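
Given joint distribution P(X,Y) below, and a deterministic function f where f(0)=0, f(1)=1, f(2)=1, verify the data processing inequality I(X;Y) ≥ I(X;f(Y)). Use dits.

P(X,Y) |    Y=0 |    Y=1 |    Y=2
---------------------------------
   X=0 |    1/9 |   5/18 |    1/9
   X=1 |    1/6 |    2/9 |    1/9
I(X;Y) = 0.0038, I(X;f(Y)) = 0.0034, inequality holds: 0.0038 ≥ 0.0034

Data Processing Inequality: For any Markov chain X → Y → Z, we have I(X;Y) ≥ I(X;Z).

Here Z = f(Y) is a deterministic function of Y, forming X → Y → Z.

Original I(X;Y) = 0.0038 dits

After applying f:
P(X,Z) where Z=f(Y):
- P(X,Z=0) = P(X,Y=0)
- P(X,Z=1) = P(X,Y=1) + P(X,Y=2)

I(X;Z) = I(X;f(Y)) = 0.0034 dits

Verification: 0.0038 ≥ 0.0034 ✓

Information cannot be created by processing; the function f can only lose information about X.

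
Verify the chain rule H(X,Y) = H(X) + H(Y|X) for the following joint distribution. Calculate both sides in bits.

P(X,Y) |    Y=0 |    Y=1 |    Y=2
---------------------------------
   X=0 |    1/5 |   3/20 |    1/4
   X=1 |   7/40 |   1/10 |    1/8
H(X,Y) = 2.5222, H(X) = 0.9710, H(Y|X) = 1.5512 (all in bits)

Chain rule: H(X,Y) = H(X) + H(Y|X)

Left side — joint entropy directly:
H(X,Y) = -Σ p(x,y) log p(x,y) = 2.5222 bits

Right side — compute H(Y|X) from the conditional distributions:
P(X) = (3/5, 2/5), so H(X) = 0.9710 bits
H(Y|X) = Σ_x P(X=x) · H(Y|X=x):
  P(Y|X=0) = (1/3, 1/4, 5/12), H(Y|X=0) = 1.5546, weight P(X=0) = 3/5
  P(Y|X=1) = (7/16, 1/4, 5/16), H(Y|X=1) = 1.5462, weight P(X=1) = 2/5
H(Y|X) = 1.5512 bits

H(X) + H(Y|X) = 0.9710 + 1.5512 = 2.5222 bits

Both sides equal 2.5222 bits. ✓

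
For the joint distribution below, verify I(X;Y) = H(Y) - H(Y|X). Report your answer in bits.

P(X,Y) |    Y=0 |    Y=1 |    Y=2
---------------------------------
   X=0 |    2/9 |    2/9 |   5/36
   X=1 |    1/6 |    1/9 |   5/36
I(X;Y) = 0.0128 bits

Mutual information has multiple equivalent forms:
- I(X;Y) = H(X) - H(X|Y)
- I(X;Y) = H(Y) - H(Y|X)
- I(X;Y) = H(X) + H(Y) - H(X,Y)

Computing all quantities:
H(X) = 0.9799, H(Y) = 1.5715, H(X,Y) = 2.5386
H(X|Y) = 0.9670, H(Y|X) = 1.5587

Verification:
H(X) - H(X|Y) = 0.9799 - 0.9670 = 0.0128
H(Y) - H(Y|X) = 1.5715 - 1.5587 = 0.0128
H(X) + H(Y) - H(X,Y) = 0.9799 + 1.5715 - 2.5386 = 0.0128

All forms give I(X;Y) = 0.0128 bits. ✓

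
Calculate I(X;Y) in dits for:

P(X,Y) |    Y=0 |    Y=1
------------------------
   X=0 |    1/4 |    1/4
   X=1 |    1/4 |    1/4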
■ ■ ■ ■
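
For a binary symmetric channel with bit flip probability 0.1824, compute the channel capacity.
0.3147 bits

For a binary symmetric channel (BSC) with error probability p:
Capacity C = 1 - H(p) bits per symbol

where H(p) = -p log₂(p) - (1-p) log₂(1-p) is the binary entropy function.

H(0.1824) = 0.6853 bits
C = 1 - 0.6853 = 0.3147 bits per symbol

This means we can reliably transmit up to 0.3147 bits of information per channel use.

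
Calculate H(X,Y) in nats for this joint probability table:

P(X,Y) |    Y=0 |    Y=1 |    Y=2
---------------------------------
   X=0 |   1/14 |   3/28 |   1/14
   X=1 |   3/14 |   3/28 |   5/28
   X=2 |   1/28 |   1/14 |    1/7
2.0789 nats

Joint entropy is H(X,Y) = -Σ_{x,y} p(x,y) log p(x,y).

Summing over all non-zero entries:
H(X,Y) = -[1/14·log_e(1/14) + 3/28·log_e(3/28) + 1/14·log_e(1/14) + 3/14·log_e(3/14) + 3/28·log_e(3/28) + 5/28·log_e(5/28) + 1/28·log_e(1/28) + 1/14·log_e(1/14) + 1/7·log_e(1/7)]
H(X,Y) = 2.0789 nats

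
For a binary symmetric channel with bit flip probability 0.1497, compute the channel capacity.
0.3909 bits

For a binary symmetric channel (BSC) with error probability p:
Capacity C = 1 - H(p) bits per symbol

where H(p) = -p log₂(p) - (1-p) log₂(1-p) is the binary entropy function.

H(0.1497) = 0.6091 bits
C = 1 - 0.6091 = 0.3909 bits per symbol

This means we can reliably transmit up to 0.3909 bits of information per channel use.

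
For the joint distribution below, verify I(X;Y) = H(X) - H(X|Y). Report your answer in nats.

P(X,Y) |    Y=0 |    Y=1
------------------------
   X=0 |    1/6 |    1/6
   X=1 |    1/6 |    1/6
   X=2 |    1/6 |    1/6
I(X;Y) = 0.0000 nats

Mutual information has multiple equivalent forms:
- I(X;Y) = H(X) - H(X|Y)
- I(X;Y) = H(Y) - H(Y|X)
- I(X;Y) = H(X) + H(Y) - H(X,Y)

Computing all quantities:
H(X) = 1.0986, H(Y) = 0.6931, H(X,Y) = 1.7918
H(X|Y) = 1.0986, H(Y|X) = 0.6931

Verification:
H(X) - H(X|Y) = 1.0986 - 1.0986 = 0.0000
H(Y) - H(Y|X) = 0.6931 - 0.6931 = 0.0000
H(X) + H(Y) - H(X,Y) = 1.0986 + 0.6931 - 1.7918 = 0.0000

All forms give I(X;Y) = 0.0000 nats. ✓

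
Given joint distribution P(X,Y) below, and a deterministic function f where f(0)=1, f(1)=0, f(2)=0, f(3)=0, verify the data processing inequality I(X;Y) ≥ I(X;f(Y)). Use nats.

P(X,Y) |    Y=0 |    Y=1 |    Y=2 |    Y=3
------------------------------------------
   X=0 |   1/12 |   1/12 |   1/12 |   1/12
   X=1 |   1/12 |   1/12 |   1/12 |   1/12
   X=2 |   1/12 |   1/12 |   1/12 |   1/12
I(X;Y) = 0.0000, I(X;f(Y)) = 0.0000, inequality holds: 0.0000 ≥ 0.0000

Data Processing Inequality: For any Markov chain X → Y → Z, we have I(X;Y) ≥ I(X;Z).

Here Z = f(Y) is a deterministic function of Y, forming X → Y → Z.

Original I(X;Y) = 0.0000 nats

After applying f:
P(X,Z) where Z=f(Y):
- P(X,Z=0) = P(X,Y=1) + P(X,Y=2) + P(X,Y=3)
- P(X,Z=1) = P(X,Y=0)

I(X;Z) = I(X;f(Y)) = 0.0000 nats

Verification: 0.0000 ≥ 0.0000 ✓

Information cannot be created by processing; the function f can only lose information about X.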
■ ■ ■ ■
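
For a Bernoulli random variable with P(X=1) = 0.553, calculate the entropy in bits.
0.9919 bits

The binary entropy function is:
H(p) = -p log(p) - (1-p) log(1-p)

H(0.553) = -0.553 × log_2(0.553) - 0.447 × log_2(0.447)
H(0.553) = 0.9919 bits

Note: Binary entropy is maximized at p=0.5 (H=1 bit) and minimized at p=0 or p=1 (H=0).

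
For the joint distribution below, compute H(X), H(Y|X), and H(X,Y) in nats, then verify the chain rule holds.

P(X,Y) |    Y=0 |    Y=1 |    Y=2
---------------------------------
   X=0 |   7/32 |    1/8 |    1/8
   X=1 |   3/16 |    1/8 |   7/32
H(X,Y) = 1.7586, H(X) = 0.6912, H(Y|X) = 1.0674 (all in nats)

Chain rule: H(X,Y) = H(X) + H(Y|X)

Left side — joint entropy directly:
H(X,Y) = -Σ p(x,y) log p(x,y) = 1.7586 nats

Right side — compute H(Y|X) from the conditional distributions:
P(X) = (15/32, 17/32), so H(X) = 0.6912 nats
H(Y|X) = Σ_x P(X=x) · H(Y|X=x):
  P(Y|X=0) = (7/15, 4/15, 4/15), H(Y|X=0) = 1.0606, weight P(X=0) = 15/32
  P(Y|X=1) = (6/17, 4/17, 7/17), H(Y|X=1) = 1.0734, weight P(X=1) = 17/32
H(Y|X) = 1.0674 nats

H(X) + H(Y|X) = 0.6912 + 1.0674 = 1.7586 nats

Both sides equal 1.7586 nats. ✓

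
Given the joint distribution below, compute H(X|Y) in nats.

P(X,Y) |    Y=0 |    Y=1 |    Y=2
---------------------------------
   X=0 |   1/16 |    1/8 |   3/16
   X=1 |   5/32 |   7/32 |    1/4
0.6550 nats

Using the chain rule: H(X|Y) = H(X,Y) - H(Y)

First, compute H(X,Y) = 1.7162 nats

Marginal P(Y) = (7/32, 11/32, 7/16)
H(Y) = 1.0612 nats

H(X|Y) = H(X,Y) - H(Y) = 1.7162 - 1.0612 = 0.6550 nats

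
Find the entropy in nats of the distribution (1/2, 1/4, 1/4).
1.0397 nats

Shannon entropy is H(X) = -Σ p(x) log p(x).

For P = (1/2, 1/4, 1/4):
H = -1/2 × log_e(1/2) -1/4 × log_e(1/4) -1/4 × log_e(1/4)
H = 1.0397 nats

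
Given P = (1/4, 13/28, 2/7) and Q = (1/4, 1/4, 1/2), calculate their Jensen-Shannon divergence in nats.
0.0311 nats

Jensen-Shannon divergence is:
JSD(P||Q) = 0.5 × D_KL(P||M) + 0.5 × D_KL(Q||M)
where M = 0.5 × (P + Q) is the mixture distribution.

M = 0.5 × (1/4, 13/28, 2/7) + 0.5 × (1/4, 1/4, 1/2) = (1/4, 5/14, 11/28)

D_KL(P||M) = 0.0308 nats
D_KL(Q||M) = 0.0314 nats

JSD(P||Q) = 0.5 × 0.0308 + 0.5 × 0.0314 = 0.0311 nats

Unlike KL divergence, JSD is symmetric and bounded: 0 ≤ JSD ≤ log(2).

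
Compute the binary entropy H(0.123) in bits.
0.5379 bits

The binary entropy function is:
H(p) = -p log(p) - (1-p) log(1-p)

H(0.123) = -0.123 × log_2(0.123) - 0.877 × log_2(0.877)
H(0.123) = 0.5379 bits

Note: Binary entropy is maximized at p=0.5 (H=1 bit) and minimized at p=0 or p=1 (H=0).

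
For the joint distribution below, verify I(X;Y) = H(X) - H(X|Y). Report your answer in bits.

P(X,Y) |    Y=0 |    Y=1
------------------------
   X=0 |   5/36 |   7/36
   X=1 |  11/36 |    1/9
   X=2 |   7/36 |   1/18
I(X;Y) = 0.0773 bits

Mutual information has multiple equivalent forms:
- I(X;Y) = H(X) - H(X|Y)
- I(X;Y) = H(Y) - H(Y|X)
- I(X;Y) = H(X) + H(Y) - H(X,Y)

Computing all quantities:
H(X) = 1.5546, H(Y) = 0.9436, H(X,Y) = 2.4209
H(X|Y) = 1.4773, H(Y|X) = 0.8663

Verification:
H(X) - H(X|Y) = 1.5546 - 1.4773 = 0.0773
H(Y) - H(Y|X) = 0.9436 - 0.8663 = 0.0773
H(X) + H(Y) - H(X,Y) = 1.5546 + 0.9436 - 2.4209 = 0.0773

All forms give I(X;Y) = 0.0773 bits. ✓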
■ ■ ■ ■
◆ **HOW TO COMPLETE THIS TASK**
Provide the count of lines in the data above that include the word "answer", with no added text.

◆ **TASK SOLUTION**
3